• _PROBLEM DETAILS_
Nothing below is to be printed except the lines between the line holding "Solve the recurrence" and the line holding "Verify whether the closed form w(n) = 2ⁿ", inclusive, each exactly as it appears.

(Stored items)
((

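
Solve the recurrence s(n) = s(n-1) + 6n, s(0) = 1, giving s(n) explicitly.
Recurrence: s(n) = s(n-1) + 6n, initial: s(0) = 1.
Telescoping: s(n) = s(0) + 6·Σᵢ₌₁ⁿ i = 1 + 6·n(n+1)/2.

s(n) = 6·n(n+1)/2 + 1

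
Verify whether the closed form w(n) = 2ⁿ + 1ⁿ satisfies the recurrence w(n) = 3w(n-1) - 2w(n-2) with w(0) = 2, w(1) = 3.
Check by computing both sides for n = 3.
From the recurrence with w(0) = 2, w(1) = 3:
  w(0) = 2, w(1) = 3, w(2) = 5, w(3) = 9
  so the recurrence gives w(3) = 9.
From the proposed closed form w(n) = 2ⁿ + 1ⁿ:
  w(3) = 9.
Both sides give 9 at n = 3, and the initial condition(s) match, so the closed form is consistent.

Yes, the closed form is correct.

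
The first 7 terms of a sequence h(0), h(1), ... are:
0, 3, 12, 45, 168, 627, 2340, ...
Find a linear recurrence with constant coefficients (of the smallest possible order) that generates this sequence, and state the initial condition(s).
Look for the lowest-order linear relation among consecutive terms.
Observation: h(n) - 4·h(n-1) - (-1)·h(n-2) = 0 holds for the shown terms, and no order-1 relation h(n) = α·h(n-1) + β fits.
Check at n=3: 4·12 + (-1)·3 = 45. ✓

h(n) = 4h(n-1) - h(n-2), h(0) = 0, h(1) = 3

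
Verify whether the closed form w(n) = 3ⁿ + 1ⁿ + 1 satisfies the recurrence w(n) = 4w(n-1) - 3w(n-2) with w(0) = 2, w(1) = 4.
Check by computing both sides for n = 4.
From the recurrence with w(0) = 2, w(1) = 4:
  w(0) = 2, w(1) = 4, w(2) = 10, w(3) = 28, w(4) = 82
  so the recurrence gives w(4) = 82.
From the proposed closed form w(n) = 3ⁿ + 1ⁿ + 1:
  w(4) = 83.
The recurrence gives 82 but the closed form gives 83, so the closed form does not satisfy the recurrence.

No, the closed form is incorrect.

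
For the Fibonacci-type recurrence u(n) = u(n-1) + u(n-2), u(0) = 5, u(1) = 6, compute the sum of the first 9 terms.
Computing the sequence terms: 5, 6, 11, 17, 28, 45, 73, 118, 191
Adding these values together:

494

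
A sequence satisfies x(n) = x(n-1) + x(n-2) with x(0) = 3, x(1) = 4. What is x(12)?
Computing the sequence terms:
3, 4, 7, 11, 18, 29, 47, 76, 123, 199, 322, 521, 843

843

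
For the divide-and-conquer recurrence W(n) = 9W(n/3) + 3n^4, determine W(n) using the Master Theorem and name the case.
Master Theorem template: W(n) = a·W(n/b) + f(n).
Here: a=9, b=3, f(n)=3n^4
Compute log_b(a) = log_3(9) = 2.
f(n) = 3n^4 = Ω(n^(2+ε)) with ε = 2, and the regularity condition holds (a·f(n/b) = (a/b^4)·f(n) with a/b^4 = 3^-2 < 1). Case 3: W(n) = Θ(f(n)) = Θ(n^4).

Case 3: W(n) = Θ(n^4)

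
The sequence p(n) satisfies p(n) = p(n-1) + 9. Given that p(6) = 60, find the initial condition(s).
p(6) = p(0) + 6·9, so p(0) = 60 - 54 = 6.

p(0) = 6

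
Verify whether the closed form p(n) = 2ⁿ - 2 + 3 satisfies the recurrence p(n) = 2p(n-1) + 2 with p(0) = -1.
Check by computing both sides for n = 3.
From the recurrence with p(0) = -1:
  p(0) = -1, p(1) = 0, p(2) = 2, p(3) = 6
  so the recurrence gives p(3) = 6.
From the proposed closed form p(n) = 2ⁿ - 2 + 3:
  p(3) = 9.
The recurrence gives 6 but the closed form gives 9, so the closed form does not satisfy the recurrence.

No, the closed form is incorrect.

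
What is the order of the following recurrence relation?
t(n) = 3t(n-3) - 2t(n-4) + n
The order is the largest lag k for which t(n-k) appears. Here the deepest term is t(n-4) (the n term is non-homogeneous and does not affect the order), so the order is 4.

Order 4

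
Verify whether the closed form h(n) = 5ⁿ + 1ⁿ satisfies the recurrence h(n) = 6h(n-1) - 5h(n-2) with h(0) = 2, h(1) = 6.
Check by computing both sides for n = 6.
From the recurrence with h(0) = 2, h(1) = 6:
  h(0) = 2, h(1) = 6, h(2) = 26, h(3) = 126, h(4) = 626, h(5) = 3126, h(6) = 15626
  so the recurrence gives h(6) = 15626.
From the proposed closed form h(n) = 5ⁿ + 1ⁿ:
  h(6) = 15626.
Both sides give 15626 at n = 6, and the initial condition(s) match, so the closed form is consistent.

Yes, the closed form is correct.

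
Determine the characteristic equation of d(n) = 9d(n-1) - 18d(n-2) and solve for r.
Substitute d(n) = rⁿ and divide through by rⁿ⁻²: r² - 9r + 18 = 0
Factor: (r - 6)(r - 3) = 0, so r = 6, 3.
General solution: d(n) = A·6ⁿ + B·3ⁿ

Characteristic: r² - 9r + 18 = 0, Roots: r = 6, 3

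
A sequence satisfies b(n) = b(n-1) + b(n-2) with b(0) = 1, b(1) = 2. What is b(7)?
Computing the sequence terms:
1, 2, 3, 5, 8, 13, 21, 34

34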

))
((

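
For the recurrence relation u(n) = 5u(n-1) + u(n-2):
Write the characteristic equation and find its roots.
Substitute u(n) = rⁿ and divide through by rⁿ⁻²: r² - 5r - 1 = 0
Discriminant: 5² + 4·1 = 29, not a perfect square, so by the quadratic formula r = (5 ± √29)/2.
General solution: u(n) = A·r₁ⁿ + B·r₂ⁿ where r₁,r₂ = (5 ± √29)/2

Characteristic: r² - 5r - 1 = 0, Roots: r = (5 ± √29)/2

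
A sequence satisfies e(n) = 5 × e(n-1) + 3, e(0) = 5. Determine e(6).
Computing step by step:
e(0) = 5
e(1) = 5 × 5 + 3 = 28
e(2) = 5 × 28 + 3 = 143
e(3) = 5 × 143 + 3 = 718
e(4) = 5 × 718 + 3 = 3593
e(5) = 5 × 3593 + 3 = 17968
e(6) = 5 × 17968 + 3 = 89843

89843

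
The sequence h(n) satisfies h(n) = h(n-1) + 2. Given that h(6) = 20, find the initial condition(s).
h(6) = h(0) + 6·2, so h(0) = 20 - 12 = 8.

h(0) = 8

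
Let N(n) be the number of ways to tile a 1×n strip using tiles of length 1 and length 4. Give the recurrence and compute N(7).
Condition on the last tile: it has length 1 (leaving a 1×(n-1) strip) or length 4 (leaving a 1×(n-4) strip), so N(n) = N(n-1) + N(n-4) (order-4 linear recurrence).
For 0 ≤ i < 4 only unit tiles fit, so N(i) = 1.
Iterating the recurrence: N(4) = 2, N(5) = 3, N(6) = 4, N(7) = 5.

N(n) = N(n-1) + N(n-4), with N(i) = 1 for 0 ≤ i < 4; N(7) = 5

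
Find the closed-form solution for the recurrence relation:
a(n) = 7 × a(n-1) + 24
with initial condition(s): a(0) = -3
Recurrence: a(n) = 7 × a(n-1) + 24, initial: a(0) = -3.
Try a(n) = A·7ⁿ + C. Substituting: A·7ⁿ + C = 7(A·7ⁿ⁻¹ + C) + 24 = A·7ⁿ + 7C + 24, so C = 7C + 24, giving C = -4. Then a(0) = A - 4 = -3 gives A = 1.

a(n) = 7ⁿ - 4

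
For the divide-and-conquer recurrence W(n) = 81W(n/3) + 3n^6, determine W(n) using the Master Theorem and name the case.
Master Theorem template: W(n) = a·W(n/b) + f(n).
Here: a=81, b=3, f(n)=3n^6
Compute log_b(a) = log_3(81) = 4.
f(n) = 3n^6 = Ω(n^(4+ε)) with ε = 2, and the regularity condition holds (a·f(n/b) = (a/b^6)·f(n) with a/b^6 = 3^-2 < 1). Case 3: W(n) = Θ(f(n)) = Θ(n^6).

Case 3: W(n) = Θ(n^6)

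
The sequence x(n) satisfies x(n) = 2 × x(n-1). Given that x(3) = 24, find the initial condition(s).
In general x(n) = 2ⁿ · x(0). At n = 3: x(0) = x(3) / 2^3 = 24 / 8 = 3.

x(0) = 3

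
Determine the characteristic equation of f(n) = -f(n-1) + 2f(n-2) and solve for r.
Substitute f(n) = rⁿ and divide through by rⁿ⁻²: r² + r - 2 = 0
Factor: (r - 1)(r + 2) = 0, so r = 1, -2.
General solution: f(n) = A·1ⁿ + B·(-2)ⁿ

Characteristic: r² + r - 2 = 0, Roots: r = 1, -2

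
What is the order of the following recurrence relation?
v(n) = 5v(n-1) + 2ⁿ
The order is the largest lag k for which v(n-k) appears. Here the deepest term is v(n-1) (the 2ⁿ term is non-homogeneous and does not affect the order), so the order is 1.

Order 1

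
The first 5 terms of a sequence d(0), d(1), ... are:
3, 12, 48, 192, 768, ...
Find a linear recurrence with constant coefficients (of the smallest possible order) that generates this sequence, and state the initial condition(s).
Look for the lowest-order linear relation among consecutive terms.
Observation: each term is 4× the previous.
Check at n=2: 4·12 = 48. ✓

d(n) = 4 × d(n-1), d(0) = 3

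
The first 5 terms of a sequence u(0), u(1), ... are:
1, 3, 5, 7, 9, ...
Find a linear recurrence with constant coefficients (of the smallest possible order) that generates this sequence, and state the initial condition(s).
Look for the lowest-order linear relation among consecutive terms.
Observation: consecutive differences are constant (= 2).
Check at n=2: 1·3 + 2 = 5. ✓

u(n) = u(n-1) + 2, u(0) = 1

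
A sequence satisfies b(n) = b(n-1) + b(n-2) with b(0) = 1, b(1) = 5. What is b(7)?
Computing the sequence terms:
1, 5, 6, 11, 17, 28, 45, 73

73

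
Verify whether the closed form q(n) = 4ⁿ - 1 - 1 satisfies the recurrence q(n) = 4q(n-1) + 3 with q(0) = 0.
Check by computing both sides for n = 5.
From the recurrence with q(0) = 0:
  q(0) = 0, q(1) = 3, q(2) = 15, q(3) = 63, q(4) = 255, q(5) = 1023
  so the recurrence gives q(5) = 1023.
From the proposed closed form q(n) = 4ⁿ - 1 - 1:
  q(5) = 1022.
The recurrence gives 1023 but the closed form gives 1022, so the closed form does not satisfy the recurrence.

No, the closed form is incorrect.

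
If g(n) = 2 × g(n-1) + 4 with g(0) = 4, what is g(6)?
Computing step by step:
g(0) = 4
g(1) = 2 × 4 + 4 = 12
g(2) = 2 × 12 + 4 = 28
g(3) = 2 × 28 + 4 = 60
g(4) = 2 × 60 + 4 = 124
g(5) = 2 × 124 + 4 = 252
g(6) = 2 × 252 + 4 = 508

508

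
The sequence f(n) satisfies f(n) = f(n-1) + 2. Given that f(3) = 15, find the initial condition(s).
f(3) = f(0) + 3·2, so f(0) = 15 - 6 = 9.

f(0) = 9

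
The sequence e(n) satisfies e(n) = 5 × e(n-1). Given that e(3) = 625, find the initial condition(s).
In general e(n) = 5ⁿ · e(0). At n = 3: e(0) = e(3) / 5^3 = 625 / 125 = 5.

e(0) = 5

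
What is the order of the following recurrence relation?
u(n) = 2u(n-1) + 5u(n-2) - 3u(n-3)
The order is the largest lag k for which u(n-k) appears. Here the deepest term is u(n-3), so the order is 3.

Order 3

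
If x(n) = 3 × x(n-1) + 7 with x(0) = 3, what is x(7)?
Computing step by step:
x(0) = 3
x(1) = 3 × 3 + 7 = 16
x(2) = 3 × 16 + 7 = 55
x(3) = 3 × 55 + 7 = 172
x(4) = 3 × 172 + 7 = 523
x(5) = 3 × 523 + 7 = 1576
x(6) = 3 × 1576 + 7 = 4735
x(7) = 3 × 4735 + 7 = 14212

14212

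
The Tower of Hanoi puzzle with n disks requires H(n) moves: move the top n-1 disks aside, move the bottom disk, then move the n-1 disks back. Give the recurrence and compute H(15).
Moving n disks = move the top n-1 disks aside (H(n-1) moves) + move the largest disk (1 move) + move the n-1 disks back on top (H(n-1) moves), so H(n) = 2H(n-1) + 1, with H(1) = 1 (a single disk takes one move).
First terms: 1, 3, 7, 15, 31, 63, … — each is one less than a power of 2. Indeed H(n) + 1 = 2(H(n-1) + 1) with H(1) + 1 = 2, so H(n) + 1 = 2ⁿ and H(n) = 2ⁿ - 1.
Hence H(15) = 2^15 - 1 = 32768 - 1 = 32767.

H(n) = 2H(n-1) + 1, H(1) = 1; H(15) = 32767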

))
((

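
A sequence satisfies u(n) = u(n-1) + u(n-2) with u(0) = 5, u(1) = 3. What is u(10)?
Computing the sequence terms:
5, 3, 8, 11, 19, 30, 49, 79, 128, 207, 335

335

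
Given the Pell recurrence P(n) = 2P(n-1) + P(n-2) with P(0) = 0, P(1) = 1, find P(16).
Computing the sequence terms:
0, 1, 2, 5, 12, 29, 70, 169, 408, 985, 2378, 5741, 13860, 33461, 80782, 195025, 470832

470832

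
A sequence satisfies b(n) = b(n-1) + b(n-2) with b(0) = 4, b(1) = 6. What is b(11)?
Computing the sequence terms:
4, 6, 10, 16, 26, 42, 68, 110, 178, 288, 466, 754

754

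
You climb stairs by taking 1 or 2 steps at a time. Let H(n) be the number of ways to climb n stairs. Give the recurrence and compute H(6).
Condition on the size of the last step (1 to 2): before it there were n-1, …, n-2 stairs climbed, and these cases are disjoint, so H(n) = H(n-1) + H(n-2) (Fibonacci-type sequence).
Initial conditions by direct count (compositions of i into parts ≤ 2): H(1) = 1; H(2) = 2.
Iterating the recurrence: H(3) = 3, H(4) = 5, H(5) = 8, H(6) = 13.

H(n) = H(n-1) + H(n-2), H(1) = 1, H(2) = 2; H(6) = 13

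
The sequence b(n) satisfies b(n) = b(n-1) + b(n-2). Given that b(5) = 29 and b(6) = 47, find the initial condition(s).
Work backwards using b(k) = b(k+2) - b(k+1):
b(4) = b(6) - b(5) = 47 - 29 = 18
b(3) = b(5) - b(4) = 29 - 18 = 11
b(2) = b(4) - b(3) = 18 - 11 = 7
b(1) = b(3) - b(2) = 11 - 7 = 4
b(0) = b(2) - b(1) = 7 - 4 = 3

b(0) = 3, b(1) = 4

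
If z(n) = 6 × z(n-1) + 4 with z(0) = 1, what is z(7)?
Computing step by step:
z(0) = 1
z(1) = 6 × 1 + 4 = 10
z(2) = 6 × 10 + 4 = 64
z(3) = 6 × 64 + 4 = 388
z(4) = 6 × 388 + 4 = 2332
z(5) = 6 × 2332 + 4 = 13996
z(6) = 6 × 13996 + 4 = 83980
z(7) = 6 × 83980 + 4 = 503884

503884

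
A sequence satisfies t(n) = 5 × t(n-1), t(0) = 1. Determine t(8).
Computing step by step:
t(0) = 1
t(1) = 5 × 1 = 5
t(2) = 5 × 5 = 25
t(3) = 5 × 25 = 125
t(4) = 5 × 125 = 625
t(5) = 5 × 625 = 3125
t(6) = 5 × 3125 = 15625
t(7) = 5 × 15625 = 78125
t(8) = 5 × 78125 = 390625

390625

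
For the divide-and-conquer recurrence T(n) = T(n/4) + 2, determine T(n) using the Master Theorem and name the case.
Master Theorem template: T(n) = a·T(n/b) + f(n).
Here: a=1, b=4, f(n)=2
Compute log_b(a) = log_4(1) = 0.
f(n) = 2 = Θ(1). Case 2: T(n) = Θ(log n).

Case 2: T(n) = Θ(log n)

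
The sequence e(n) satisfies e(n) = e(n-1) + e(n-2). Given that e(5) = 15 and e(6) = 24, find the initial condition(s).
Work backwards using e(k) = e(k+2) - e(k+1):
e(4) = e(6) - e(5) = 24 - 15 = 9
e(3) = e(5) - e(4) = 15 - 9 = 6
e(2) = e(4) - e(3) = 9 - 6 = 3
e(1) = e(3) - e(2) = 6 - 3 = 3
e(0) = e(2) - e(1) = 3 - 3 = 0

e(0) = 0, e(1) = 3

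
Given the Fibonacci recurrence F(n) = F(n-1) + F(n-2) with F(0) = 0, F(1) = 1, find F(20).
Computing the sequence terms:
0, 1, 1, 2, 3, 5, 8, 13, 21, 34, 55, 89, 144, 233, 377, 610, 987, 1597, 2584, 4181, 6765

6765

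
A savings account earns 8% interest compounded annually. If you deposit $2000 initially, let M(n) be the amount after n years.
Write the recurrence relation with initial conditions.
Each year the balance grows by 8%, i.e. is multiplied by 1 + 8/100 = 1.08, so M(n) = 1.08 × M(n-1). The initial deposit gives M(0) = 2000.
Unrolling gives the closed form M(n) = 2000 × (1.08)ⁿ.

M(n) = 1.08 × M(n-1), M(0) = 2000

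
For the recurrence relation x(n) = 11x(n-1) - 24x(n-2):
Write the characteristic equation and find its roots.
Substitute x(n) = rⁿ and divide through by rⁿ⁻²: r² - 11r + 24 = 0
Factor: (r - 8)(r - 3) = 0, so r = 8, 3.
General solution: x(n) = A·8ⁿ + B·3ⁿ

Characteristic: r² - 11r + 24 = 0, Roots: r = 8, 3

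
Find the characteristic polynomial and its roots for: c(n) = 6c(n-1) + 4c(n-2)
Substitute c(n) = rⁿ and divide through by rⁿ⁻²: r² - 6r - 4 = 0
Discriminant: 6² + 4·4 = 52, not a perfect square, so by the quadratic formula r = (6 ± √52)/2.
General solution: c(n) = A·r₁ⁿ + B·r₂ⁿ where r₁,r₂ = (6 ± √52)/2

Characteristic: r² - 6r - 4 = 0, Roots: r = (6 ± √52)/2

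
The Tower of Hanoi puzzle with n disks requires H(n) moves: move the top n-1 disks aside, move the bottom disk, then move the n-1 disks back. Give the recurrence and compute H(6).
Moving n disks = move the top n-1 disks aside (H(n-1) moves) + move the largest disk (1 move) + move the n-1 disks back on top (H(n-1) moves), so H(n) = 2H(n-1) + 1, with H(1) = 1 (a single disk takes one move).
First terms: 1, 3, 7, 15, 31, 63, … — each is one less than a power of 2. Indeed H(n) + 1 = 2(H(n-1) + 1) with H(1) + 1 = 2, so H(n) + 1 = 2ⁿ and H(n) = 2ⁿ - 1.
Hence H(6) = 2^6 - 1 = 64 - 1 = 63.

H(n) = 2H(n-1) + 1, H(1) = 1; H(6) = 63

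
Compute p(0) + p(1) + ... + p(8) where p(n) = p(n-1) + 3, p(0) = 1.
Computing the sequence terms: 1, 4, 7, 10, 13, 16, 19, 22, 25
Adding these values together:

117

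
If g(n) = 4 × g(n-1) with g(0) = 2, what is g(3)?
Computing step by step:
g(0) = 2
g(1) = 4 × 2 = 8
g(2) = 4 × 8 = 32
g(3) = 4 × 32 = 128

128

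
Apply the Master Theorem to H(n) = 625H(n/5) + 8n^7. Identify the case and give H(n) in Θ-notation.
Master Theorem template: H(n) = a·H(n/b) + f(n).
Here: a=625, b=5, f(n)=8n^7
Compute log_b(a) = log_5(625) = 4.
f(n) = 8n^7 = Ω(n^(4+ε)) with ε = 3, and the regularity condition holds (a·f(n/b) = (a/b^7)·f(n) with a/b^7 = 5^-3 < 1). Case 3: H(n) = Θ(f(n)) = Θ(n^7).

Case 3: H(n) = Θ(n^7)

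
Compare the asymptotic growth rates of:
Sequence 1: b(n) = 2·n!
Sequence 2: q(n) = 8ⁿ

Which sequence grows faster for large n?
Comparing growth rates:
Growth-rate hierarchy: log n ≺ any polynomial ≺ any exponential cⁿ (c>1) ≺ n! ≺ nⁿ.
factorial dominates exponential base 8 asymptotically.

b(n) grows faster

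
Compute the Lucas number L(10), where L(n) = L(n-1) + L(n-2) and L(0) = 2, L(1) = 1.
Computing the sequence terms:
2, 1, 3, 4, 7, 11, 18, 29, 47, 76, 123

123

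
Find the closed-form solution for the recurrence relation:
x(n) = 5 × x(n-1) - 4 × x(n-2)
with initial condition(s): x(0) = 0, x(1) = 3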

))

• _OUTPUT BELOW_
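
Solve the recurrence s(n) = s(n-1) + 6n, s(0) = 1, giving s(n) explicitly.
Recurrence: s(n) = s(n-1) + 6n, initial: s(0) = 1.
Telescoping: s(n) = s(0) + 6·Σᵢ₌₁ⁿ i = 1 + 6·n(n+1)/2.

s(n) = 6·n(n+1)/2 + 1

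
Verify whether the closed form w(n) = 2ⁿ + 1ⁿ satisfies the recurrence w(n) = 3w(n-1) - 2w(n-2) with w(0) = 2, w(1) = 3.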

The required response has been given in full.